▸ Items from a dataset:
Segment Open

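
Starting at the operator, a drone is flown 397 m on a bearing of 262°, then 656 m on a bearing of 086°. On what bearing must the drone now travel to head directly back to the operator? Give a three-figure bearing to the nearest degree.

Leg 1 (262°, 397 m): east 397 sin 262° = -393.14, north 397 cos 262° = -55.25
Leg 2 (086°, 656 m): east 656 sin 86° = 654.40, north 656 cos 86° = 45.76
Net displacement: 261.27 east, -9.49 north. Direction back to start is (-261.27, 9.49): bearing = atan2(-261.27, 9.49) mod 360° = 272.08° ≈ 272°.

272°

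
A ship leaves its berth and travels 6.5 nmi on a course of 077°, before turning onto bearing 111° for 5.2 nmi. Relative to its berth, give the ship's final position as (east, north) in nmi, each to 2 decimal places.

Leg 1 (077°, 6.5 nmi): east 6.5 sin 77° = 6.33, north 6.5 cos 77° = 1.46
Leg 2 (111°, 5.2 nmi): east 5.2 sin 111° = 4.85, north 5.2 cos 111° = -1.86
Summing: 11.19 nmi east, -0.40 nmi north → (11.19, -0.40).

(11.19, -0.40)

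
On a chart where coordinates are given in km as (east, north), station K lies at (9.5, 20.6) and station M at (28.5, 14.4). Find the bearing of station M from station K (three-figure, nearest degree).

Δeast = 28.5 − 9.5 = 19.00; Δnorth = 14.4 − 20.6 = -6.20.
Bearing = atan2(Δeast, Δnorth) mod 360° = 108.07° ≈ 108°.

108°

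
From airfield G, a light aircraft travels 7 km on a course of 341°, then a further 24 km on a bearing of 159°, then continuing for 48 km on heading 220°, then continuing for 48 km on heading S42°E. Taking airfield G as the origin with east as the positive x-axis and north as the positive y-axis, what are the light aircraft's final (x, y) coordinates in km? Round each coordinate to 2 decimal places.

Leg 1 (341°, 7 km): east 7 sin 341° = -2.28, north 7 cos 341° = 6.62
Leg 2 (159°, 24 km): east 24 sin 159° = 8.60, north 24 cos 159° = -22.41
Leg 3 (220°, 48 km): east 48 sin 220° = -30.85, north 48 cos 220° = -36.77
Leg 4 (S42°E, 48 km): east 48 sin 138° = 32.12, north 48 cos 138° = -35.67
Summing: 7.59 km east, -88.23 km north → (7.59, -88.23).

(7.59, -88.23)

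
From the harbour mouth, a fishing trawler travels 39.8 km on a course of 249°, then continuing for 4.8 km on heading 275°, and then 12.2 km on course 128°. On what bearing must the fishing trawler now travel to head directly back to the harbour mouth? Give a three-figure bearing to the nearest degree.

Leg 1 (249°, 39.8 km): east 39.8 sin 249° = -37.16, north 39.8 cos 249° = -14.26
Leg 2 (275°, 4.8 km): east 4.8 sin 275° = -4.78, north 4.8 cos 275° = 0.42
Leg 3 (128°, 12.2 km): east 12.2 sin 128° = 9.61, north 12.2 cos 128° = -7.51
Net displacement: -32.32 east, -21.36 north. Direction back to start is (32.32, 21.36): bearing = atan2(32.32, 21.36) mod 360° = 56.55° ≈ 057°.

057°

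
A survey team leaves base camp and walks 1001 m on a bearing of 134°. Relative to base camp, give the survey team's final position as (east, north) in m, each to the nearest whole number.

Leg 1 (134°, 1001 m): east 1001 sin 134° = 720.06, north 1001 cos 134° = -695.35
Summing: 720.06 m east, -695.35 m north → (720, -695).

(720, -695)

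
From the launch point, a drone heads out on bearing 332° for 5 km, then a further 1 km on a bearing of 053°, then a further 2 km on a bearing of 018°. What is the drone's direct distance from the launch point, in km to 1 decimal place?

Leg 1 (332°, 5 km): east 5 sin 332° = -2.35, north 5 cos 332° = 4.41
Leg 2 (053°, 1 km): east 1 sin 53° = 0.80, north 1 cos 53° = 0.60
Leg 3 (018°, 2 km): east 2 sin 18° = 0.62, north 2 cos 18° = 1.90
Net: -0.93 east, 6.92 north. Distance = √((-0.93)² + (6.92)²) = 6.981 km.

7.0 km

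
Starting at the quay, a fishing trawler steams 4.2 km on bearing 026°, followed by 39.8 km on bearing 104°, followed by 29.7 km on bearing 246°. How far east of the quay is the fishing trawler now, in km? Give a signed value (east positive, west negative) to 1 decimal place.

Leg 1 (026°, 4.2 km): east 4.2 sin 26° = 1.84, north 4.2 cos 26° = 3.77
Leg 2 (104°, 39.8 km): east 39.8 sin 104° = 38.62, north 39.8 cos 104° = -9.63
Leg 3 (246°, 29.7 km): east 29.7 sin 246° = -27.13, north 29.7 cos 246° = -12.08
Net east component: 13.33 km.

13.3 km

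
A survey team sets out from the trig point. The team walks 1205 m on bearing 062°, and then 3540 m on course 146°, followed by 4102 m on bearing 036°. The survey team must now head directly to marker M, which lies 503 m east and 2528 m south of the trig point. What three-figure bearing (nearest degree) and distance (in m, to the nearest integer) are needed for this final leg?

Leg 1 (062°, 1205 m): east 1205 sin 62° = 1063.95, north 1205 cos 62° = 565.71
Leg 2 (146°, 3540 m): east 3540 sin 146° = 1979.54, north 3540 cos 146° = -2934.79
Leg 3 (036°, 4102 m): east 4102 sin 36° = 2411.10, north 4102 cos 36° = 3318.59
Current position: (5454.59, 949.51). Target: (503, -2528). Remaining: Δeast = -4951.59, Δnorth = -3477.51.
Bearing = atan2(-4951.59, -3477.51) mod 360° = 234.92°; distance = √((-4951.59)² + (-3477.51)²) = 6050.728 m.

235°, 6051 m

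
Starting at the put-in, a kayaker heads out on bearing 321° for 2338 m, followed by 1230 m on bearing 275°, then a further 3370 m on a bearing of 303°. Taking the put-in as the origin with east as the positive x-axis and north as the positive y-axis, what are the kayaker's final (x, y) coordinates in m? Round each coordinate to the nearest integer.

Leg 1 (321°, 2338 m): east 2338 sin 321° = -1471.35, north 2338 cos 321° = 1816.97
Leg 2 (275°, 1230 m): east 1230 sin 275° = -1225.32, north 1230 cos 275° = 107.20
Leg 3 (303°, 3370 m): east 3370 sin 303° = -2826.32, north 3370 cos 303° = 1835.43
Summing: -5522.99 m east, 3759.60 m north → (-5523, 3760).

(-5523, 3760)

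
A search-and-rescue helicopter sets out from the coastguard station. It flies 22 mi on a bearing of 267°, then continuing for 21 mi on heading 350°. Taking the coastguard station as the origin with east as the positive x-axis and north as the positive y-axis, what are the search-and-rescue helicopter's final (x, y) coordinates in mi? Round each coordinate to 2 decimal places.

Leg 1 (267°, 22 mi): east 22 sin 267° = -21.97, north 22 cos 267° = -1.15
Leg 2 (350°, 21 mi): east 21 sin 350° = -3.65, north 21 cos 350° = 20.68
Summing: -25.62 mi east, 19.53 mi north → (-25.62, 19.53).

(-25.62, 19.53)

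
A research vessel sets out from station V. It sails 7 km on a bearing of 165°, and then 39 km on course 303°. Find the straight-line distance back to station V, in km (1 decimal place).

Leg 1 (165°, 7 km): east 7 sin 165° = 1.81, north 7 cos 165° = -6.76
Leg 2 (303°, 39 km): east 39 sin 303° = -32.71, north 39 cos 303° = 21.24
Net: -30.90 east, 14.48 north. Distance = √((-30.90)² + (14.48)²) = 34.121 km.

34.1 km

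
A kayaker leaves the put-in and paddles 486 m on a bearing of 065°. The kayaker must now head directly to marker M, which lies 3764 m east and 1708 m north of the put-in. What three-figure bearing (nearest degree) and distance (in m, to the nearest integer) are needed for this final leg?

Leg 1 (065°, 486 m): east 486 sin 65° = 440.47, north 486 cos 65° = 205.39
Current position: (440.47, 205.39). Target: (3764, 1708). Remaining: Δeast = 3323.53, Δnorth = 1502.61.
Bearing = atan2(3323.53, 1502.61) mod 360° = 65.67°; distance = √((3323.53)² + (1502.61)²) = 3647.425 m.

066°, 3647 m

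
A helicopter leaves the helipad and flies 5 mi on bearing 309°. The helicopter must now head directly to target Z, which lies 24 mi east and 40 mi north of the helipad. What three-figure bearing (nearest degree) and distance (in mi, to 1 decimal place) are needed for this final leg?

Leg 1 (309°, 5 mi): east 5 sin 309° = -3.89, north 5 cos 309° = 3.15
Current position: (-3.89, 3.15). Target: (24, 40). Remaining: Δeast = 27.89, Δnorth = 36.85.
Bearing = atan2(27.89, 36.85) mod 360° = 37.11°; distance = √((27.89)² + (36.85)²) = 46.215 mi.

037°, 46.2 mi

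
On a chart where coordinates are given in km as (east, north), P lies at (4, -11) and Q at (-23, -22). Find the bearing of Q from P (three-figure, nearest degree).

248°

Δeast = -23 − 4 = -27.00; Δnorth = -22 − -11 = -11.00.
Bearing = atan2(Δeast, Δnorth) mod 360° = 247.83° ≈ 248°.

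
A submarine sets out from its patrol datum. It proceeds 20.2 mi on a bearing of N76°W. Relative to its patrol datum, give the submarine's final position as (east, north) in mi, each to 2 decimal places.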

Segment Closed

▸ What you should do:
Write out, exactly as shown, only the lines running from the one that contains "P (three-figure, nearest degree)." to the last line above.

▸ Exercise result:
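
On a chart where coordinates are given in km as (east, north), P lies at (4, -11) and Q at (-23, -22). Find the bearing of Q from P (three-figure, nearest degree).

248°

Δeast = -23 − 4 = -27.00; Δnorth = -22 − -11 = -11.00.
Bearing = atan2(Δeast, Δnorth) mod 360° = 247.83° ≈ 248°.

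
A submarine sets out from its patrol datum. It proceeds 20.2 mi on a bearing of N76°W. Relative to its patrol datum, give the submarine's final position as (east, north) in mi, each to 2 decimal places.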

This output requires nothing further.